WORK TO BE COMPLETED –
Retype, exactly as they appear below, the lines between the line holding "A tennis ball" and the line holding "A projectile is", both ends included.

Records from a data source:
========================================

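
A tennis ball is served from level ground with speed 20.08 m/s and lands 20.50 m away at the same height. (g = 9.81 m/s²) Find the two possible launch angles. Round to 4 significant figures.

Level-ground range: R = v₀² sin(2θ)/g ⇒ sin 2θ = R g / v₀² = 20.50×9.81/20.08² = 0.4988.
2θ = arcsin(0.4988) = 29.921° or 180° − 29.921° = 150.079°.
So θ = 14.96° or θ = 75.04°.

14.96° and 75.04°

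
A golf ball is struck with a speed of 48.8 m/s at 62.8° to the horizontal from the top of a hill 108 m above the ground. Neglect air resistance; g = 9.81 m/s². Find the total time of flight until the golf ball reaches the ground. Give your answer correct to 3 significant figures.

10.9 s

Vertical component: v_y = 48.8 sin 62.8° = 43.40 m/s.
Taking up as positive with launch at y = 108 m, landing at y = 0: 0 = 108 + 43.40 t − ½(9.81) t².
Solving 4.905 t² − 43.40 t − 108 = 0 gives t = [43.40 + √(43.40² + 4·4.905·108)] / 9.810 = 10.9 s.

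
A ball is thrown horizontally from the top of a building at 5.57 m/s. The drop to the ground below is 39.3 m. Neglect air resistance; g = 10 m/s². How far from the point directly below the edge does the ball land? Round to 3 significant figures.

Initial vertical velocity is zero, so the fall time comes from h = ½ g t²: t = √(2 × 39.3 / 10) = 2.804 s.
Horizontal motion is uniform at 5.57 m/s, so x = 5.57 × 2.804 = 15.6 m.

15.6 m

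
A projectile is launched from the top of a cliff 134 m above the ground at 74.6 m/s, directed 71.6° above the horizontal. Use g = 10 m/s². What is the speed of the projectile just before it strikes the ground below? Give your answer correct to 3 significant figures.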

========================================

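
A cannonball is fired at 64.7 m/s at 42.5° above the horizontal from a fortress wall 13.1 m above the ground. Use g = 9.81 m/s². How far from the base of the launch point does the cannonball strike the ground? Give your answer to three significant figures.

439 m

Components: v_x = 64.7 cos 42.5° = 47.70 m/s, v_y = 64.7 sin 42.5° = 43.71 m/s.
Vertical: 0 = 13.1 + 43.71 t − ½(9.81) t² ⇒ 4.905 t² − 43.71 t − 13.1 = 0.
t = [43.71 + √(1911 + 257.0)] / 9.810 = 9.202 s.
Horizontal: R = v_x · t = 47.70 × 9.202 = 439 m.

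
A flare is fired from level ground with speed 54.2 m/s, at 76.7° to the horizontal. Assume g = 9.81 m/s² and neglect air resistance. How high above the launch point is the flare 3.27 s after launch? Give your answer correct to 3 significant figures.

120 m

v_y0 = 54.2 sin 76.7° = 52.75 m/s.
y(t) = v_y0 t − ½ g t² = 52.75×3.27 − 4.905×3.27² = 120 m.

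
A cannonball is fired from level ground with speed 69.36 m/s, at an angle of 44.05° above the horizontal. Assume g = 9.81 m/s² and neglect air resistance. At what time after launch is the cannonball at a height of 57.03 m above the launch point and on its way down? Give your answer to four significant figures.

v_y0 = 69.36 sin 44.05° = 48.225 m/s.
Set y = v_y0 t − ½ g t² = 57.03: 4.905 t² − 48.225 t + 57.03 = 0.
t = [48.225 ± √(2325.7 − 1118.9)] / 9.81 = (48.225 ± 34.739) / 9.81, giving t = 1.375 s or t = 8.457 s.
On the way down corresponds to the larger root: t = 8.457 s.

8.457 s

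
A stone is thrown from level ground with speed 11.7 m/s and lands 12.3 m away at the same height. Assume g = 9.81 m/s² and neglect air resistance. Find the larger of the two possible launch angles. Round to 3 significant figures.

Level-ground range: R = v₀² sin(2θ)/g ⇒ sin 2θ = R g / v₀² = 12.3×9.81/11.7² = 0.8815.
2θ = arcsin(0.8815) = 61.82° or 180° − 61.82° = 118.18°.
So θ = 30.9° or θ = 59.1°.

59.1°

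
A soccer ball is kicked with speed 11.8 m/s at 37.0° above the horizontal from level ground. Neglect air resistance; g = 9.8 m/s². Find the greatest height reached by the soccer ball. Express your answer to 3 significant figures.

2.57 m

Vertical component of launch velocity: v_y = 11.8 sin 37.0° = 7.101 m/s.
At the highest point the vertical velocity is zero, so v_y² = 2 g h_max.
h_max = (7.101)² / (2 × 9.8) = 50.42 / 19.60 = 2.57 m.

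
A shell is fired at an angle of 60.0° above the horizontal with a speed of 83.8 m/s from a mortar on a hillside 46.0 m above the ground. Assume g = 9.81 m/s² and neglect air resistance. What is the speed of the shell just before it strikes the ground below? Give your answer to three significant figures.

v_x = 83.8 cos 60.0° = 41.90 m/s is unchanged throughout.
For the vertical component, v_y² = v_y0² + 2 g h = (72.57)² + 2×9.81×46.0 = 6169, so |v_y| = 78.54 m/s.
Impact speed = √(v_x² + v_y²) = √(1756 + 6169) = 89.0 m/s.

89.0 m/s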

========================================

RESULT FOR THIS TASK –
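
A tennis ball is served from level ground with speed 20.08 m/s and lands 20.50 m away at the same height. (g = 9.81 m/s²) Find the two possible launch angles. Round to 4 significant figures.

Level-ground range: R = v₀² sin(2θ)/g ⇒ sin 2θ = R g / v₀² = 20.50×9.81/20.08² = 0.4988.
2θ = arcsin(0.4988) = 29.921° or 180° − 29.921° = 150.079°.
So θ = 14.96° or θ = 75.04°.

14.96° and 75.04°

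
A golf ball is struck with a speed of 48.8 m/s at 62.8° to the horizontal from the top of a hill 108 m above the ground. Neglect air resistance; g = 9.81 m/s². Find the total time of flight until the golf ball reaches the ground. Give your answer correct to 3 significant figures.

10.9 s

Vertical component: v_y = 48.8 sin 62.8° = 43.40 m/s.
Taking up as positive with launch at y = 108 m, landing at y = 0: 0 = 108 + 43.40 t − ½(9.81) t².
Solving 4.905 t² − 43.40 t − 108 = 0 gives t = [43.40 + √(43.40² + 4·4.905·108)] / 9.810 = 10.9 s.

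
A ball is thrown horizontally from the top of a building at 5.57 m/s. The drop to the ground below is 39.3 m. Neglect air resistance; g = 10 m/s². How far from the point directly below the edge does the ball land? Round to 3 significant figures.

Initial vertical velocity is zero, so the fall time comes from h = ½ g t²: t = √(2 × 39.3 / 10) = 2.804 s.
Horizontal motion is uniform at 5.57 m/s, so x = 5.57 × 2.804 = 15.6 m.

15.6 m

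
A projectile is launched from the top of a cliff 134 m above the ground at 74.6 m/s, directed 71.6° above the horizontal. Use g = 10 m/s². What is the speed of the projectile just before it strikes the ground below? Give your answer correct to 3 significant figures.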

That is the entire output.